### ACTIVITY
Repeat, line for line, the entries printed below.

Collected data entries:
↓

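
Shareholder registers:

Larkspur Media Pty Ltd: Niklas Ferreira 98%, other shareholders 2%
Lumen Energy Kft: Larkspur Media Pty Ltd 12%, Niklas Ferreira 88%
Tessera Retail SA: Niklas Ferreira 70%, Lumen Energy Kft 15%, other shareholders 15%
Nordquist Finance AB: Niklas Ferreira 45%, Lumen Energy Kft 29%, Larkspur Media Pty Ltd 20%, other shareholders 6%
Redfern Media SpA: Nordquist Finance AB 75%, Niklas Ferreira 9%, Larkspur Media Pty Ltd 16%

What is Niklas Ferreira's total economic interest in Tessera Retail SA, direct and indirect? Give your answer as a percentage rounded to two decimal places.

Niklas reaches Tessera along 3 paths.
Direct stake: 70% = 70%.
Via Larkspur → Lumen: 98% × 12% × 15% = 1.764%.
Via Lumen: 88% × 15% = 13.2%.
Total: 70% + 1.764% + 13.2% = 84.964%.
Rounded: 84.96%.

84.96%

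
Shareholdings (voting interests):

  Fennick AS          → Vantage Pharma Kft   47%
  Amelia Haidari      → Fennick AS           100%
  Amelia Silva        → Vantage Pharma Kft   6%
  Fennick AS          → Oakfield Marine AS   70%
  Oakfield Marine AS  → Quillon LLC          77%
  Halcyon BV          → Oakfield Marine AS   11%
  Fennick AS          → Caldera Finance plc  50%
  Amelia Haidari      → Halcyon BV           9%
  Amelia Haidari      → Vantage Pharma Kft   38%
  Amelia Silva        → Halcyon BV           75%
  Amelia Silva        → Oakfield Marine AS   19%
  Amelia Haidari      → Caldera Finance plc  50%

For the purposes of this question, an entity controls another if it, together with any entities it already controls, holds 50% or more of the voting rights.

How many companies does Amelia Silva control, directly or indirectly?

Amelia Silva holds 75% of Halcyon, so Amelia Silva controls Halcyon.
No other company's threshold is met.
Amelia Silva controls 1 company.

1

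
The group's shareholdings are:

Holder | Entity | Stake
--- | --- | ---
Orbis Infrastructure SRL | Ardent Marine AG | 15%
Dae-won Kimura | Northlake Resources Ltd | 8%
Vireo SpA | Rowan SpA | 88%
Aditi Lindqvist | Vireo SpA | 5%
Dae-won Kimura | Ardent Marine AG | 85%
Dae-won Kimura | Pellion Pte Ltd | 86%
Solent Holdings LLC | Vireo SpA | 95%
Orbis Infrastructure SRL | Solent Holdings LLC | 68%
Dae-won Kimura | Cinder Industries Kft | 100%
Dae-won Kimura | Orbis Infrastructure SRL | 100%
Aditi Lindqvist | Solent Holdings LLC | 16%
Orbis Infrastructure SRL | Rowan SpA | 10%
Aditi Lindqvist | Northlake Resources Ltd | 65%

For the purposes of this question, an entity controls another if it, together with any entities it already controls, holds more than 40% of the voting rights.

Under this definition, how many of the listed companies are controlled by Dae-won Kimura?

7

Dae-won holds 100% of Orbis, so Dae-won controls Orbis.
Orbis and Dae-won together hold 15% + 85% = 100% of Ardent, so Dae-won controls Ardent.
Orbis holds 68% of Solent, so Dae-won controls Solent.
Dae-won holds 86% of Pellion, so Dae-won controls Pellion.
Solent holds 95% of Vireo, so Dae-won controls Vireo.
Vireo and Orbis together hold 88% + 10% = 98% of Rowan, so Dae-won controls Rowan.
Dae-won holds 100% of Cinder, so Dae-won controls Cinder.
No other company's threshold is met.
Dae-won controls 7 companies.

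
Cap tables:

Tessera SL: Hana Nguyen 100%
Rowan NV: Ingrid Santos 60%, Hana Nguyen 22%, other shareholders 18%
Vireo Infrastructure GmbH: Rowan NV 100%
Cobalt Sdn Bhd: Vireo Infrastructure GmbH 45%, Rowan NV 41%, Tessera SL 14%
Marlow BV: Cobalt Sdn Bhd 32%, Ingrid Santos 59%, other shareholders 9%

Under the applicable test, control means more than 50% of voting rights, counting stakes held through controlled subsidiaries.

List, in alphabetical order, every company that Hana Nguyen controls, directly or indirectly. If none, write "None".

Hana holds 100% of Tessera, so Hana controls Tessera.
No other company's threshold is met.

Tessera SL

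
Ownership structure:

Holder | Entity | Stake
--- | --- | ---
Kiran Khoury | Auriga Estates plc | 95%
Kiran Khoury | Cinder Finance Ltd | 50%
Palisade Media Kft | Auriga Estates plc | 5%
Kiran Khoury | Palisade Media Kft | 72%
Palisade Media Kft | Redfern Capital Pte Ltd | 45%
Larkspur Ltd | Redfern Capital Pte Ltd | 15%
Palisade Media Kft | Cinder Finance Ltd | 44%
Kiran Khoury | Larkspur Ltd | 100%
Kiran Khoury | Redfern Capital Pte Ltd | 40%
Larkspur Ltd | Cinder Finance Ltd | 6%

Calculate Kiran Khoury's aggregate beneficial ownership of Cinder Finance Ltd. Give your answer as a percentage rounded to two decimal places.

87.68%

Kiran reaches Cinder along 3 paths.
Via Larkspur: 100% × 6% = 6%.
Direct stake: 50% = 50%.
Via Palisade: 72% × 44% = 31.68%.
Total: 6% + 50% + 31.68% = 87.68%.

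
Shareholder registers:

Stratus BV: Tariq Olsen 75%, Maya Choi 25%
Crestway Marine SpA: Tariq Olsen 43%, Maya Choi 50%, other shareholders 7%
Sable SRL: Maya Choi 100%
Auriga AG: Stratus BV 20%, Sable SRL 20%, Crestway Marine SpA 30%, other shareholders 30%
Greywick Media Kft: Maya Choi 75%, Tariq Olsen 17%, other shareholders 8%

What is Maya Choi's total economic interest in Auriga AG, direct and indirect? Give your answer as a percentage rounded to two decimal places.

Maya reaches Auriga along 3 paths.
Via Stratus: 25% × 20% = 5%.
Via Sable: 100% × 20% = 20%.
Via Crestway: 50% × 30% = 15%.
Total: 5% + 20% + 15% = 40%.
Rounded: 40.00%.

40.00%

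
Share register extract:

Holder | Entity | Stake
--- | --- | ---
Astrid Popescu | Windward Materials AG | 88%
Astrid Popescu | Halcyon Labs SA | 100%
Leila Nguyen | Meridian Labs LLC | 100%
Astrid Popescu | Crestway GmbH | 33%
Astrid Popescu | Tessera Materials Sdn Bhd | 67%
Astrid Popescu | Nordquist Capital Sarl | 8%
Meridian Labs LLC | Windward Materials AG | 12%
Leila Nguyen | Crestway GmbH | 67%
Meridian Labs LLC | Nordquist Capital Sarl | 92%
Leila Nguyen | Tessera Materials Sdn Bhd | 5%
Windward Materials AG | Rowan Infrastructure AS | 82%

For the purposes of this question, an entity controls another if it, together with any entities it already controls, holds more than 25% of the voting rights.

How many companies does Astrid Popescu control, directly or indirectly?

5

Astrid holds 33% of Crestway, so Astrid controls Crestway.
Astrid holds 100% of Halcyon, so Astrid controls Halcyon.
Astrid holds 88% of Windward, so Astrid controls Windward.
Windward holds 82% of Rowan, so Astrid controls Rowan.
Astrid holds 67% of Tessera, so Astrid controls Tessera.
No other company's threshold is met.
Astrid controls 5 companies.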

↑

### EXERCISE ANSWER
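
Shareholder registers:

Larkspur Media Pty Ltd: Niklas Ferreira 98%, other shareholders 2%
Lumen Energy Kft: Larkspur Media Pty Ltd 12%, Niklas Ferreira 88%
Tessera Retail SA: Niklas Ferreira 70%, Lumen Energy Kft 15%, other shareholders 15%
Nordquist Finance AB: Niklas Ferreira 45%, Lumen Energy Kft 29%, Larkspur Media Pty Ltd 20%, other shareholders 6%
Redfern Media SpA: Nordquist Finance AB 75%, Niklas Ferreira 9%, Larkspur Media Pty Ltd 16%

What is Niklas Ferreira's total economic interest in Tessera Retail SA, direct and indirect? Give your answer as a percentage rounded to two decimal places.

Niklas reaches Tessera along 3 paths.
Direct stake: 70% = 70%.
Via Larkspur → Lumen: 98% × 12% × 15% = 1.764%.
Via Lumen: 88% × 15% = 13.2%.
Total: 70% + 1.764% + 13.2% = 84.964%.
Rounded: 84.96%.

84.96%

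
Shareholdings (voting interests):

  Fennick AS          → Vantage Pharma Kft   47%
  Amelia Haidari      → Fennick AS           100%
  Amelia Silva        → Vantage Pharma Kft   6%
  Fennick AS          → Oakfield Marine AS   70%
  Oakfield Marine AS  → Quillon LLC          77%
  Halcyon BV          → Oakfield Marine AS   11%
  Fennick AS          → Caldera Finance plc  50%
  Amelia Haidari      → Halcyon BV           9%
  Amelia Haidari      → Vantage Pharma Kft   38%
  Amelia Silva        → Halcyon BV           75%
  Amelia Silva        → Oakfield Marine AS   19%
  Amelia Haidari      → Caldera Finance plc  50%

For the purposes of this question, an entity controls another if it, together with any entities it already controls, holds 50% or more of the voting rights.

How many companies does Amelia Silva control, directly or indirectly?

Amelia Silva holds 75% of Halcyon, so Amelia Silva controls Halcyon.
No other company's threshold is met.
Amelia Silva controls 1 company.

1

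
The group's shareholdings are:

Holder | Entity | Stake
--- | --- | ---
Orbis Infrastructure SRL | Ardent Marine AG | 15%
Dae-won Kimura | Northlake Resources Ltd | 8%
Vireo SpA | Rowan SpA | 88%
Aditi Lindqvist | Vireo SpA | 5%
Dae-won Kimura | Ardent Marine AG | 85%
Dae-won Kimura | Pellion Pte Ltd | 86%
Solent Holdings LLC | Vireo SpA | 95%
Orbis Infrastructure SRL | Solent Holdings LLC | 68%
Dae-won Kimura | Cinder Industries Kft | 100%
Dae-won Kimura | Orbis Infrastructure SRL | 100%
Aditi Lindqvist | Solent Holdings LLC | 16%
Orbis Infrastructure SRL | Rowan SpA | 10%
Aditi Lindqvist | Northlake Resources Ltd | 65%

For the purposes of this question, an entity controls another if it, together with any entities it already controls, holds more than 40% of the voting rights.

Under this definition, how many of the listed companies are controlled by Dae-won Kimura?

7

Dae-won holds 100% of Orbis, so Dae-won controls Orbis.
Orbis and Dae-won together hold 15% + 85% = 100% of Ardent, so Dae-won controls Ardent.
Orbis holds 68% of Solent, so Dae-won controls Solent.
Dae-won holds 86% of Pellion, so Dae-won controls Pellion.
Solent holds 95% of Vireo, so Dae-won controls Vireo.
Vireo and Orbis together hold 88% + 10% = 98% of Rowan, so Dae-won controls Rowan.
Dae-won holds 100% of Cinder, so Dae-won controls Cinder.
No other company's threshold is met.
Dae-won controls 7 companies.

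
Cap tables:

Tessera SL: Hana Nguyen 100%
Rowan NV: Ingrid Santos 60%, Hana Nguyen 22%, other shareholders 18%
Vireo Infrastructure GmbH: Rowan NV 100%
Cobalt Sdn Bhd: Vireo Infrastructure GmbH 45%, Rowan NV 41%, Tessera SL 14%
Marlow BV: Cobalt Sdn Bhd 32%, Ingrid Santos 59%, other shareholders 9%

Under the applicable test, control means more than 50% of voting rights, counting stakes held through controlled subsidiaries.

List, in alphabetical order, every company that Hana Nguyen controls, directly or indirectly. If none, write "None".

Hana holds 100% of Tessera, so Hana controls Tessera.
No other company's threshold is met.

Tessera SL

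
Ownership structure:

Holder | Entity | Stake
--- | --- | ---
Kiran Khoury | Auriga Estates plc | 95%
Kiran Khoury | Cinder Finance Ltd | 50%
Palisade Media Kft | Auriga Estates plc | 5%
Kiran Khoury | Palisade Media Kft | 72%
Palisade Media Kft | Redfern Capital Pte Ltd | 45%
Larkspur Ltd | Redfern Capital Pte Ltd | 15%
Palisade Media Kft | Cinder Finance Ltd | 44%
Kiran Khoury | Larkspur Ltd | 100%
Kiran Khoury | Redfern Capital Pte Ltd | 40%
Larkspur Ltd | Cinder Finance Ltd | 6%

Calculate Kiran Khoury's aggregate beneficial ownership of Cinder Finance Ltd. Give your answer as a percentage rounded to two decimal places.

87.68%

Kiran reaches Cinder along 3 paths.
Via Larkspur: 100% × 6% = 6%.
Direct stake: 50% = 50%.
Via Palisade: 72% × 44% = 31.68%.
Total: 6% + 50% + 31.68% = 87.68%.

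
Shareholder registers:

Stratus BV: Tariq Olsen 75%, Maya Choi 25%
Crestway Marine SpA: Tariq Olsen 43%, Maya Choi 50%, other shareholders 7%
Sable SRL: Maya Choi 100%
Auriga AG: Stratus BV 20%, Sable SRL 20%, Crestway Marine SpA 30%, other shareholders 30%
Greywick Media Kft: Maya Choi 75%, Tariq Olsen 17%, other shareholders 8%

What is Maya Choi's total economic interest in Auriga AG, direct and indirect? Give your answer as a percentage rounded to two decimal places.

Maya reaches Auriga along 3 paths.
Via Stratus: 25% × 20% = 5%.
Via Sable: 100% × 20% = 20%.
Via Crestway: 50% × 30% = 15%.
Total: 5% + 20% + 15% = 40%.
Rounded: 40.00%.

40.00%

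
Share register extract:

Holder | Entity | Stake
--- | --- | ---
Astrid Popescu | Windward Materials AG | 88%
Astrid Popescu | Halcyon Labs SA | 100%
Leila Nguyen | Meridian Labs LLC | 100%
Astrid Popescu | Crestway GmbH | 33%
Astrid Popescu | Tessera Materials Sdn Bhd | 67%
Astrid Popescu | Nordquist Capital Sarl | 8%
Meridian Labs LLC | Windward Materials AG | 12%
Leila Nguyen | Crestway GmbH | 67%
Meridian Labs LLC | Nordquist Capital Sarl | 92%
Leila Nguyen | Tessera Materials Sdn Bhd | 5%
Windward Materials AG | Rowan Infrastructure AS | 82%

For the purposes of this question, an entity controls another if it, together with any entities it already controls, holds more than 25% of the voting rights.

How many companies does Astrid Popescu control, directly or indirectly?

5

Astrid holds 33% of Crestway, so Astrid controls Crestway.
Astrid holds 100% of Halcyon, so Astrid controls Halcyon.
Astrid holds 88% of Windward, so Astrid controls Windward.
Windward holds 82% of Rowan, so Astrid controls Rowan.
Astrid holds 67% of Tessera, so Astrid controls Tessera.
No other company's threshold is met.
Astrid controls 5 companies.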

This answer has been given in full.